The first line of the entries through the line bearing "v_2 = (3, -3, 0, 0)": copy these lines exactly and return nothing else.

** Dataset content follows **

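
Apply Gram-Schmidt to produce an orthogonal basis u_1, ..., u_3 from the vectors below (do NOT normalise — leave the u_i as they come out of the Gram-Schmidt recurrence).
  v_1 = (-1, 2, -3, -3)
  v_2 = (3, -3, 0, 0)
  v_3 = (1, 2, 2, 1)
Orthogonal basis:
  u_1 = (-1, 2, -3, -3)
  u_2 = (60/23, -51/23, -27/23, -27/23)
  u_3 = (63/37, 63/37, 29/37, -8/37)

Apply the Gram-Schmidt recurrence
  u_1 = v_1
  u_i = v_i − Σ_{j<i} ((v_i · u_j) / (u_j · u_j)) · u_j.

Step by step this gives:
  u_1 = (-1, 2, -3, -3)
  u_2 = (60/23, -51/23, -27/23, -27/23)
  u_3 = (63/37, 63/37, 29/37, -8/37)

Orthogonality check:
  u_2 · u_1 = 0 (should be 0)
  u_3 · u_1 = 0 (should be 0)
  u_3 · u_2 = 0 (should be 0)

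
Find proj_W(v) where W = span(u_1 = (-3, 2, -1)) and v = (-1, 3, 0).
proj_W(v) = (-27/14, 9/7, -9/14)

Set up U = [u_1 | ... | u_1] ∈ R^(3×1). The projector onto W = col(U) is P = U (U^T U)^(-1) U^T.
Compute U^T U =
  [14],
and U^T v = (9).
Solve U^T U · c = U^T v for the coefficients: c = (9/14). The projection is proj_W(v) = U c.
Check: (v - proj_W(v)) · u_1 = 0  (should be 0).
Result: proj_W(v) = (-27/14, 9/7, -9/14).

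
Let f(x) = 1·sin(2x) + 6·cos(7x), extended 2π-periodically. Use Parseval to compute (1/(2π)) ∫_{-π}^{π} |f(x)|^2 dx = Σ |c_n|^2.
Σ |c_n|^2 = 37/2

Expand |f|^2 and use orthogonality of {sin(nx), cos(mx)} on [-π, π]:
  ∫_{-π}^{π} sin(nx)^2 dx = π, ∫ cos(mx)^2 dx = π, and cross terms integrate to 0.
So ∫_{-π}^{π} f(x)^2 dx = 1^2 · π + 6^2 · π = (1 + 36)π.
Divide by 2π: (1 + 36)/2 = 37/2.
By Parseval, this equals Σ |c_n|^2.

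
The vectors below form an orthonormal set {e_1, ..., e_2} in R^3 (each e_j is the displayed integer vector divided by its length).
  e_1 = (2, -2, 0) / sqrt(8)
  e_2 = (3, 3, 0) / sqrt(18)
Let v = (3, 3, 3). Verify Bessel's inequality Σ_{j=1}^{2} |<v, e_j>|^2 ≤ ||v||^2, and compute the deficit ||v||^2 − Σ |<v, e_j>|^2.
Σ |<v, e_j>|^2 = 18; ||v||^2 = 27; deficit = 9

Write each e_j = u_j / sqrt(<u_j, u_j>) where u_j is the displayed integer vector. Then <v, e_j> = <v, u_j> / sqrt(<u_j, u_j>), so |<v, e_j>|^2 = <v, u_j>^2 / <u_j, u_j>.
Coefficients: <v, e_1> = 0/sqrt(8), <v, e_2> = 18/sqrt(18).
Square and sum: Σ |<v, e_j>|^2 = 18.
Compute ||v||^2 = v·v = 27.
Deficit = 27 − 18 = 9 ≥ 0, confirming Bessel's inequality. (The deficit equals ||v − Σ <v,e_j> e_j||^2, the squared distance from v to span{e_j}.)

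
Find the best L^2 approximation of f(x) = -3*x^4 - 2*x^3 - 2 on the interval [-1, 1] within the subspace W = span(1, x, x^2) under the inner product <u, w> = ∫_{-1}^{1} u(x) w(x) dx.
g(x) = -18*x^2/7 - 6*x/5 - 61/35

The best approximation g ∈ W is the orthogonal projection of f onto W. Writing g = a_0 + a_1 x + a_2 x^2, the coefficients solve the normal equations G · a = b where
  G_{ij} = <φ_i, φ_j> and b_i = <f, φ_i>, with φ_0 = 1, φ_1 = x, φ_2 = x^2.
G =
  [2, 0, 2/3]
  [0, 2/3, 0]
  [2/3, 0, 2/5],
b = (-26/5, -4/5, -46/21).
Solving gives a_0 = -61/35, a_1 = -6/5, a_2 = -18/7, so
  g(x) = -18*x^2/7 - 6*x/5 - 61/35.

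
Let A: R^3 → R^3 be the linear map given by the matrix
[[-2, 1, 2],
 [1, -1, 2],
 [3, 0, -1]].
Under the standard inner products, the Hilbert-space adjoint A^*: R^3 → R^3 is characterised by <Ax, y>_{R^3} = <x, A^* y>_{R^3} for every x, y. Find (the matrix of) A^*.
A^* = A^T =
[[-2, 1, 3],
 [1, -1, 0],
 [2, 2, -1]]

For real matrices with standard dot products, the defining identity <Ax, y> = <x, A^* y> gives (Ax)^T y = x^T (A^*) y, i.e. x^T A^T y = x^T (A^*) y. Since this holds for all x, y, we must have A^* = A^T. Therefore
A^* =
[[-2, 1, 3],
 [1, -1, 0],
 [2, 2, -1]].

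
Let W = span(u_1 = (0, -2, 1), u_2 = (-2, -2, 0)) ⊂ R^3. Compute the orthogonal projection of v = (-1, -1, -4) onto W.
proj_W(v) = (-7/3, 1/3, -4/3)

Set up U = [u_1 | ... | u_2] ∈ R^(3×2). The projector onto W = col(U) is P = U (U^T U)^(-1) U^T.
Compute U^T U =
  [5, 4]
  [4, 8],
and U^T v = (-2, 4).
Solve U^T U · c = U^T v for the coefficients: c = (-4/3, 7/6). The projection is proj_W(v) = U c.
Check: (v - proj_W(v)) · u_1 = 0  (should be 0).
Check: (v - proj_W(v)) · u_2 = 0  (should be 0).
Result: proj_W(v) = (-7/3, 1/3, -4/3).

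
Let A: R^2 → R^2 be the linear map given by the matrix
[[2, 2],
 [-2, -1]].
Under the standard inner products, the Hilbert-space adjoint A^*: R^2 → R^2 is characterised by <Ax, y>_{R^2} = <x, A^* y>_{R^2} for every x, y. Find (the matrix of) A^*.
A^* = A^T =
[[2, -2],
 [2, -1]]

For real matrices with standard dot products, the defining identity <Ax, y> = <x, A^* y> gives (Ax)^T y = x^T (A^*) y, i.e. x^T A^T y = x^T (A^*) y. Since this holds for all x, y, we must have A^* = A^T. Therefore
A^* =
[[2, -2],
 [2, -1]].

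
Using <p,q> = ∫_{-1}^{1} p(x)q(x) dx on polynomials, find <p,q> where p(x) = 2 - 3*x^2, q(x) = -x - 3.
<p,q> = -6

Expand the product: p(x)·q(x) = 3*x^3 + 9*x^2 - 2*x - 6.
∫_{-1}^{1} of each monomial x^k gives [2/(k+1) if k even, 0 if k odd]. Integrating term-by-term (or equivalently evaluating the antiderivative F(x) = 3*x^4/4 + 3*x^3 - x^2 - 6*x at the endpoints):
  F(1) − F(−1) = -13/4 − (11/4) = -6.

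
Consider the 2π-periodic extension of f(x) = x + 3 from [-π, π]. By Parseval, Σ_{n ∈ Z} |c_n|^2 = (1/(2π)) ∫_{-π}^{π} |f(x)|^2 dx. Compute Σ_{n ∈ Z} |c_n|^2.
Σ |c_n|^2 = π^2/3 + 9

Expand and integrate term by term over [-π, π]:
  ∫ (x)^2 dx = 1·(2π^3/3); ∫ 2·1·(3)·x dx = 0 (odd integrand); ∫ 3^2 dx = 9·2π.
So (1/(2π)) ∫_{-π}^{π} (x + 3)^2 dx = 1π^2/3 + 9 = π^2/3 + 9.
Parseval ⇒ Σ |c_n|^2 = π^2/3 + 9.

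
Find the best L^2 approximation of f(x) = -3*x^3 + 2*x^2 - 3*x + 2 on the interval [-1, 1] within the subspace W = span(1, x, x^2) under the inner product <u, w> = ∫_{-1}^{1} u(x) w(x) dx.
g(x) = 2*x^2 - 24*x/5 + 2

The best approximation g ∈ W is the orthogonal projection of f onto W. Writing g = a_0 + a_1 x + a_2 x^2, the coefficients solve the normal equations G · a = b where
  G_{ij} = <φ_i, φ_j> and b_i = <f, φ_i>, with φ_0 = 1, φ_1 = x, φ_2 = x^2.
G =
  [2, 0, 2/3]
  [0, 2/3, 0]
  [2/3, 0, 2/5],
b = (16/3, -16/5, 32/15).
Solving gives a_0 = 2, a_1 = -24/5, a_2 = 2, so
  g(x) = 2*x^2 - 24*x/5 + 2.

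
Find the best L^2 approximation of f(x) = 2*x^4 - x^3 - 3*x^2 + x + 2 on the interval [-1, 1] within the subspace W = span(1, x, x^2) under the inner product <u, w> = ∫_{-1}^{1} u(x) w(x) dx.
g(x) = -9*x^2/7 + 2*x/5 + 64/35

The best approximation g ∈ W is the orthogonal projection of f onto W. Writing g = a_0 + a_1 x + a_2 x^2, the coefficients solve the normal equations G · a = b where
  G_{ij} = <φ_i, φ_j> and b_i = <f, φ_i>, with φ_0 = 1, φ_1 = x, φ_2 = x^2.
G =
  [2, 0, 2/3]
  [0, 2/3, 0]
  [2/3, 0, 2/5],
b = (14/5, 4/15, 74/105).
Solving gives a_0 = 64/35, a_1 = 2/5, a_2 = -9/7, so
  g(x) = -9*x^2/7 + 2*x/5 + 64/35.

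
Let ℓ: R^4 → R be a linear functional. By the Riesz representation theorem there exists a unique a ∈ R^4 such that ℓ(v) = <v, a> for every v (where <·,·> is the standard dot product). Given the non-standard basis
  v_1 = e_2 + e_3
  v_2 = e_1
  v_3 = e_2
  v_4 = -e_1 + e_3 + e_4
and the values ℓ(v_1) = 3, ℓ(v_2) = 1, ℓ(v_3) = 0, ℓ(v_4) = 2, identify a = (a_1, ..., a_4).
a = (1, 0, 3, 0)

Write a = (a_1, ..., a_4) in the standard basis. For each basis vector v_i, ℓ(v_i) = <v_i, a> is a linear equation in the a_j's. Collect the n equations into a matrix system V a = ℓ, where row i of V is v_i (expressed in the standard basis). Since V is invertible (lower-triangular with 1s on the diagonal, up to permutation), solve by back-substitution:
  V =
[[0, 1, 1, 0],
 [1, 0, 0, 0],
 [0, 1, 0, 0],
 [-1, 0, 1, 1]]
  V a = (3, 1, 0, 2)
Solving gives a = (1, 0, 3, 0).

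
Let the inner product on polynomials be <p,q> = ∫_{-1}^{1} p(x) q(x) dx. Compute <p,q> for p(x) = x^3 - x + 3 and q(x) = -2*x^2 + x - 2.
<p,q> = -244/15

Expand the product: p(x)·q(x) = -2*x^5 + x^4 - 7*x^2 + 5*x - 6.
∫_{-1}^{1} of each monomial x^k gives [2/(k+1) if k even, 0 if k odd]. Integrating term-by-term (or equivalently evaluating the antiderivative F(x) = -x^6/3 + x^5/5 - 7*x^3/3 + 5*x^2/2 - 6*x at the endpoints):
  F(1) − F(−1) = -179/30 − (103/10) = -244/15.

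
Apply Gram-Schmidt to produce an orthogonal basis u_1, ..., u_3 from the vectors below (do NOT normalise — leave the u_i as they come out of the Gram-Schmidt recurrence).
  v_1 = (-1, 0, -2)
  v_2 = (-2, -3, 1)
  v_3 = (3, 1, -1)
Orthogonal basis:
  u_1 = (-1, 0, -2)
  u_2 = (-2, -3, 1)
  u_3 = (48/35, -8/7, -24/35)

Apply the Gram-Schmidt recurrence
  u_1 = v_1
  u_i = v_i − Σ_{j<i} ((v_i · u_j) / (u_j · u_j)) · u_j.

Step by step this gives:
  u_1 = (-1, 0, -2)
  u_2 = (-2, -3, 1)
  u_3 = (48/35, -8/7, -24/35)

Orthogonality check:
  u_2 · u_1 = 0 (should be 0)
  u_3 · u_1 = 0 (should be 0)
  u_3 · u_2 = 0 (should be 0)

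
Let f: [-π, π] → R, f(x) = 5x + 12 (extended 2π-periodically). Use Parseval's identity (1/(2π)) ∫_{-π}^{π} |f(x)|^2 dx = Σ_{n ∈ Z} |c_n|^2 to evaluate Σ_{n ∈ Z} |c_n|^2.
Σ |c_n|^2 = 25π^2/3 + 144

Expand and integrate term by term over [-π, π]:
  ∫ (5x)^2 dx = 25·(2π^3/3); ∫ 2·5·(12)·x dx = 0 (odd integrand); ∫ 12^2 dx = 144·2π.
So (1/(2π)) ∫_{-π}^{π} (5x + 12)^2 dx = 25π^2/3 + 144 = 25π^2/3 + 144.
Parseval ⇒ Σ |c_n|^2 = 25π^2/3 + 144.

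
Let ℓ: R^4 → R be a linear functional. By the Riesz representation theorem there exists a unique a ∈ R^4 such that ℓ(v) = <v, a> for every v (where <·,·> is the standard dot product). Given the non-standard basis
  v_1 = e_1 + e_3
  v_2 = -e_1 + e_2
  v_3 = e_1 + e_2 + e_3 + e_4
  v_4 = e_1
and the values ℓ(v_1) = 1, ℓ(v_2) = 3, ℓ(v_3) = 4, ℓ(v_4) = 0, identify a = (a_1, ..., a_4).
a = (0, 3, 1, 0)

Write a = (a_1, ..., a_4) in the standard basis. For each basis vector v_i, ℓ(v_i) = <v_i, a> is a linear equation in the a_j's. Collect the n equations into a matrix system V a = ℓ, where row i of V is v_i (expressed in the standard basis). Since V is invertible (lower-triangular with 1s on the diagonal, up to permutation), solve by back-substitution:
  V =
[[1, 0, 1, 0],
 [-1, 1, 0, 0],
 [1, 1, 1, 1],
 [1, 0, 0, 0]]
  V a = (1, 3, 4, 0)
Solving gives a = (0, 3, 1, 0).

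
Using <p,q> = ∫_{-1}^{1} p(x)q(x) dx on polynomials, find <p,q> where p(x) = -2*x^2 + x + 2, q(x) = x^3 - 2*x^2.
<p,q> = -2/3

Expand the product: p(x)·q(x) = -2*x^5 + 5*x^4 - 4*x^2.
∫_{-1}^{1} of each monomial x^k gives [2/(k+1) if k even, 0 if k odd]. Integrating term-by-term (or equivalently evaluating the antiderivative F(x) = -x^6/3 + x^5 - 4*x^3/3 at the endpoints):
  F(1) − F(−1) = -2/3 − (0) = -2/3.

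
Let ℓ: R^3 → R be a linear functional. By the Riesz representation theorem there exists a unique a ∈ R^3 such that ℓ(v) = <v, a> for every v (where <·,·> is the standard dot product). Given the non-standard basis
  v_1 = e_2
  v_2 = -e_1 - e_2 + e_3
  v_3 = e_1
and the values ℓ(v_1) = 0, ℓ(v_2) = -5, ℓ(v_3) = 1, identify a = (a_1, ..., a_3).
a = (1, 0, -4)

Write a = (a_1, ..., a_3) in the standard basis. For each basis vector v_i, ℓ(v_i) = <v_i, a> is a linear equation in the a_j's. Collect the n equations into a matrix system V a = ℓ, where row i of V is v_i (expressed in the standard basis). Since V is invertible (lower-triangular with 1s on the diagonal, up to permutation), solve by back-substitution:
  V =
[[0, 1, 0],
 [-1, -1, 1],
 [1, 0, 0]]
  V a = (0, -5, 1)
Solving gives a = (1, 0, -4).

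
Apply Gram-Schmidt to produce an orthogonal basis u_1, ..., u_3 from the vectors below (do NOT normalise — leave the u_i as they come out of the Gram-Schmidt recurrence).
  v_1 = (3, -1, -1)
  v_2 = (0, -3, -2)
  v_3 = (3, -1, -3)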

** End of Dataset content **

**Problem solution**
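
Apply Gram-Schmidt to produce an orthogonal basis u_1, ..., u_3 from the vectors below (do NOT normalise — leave the u_i as they come out of the Gram-Schmidt recurrence).
  v_1 = (-1, 2, -3, -3)
  v_2 = (3, -3, 0, 0)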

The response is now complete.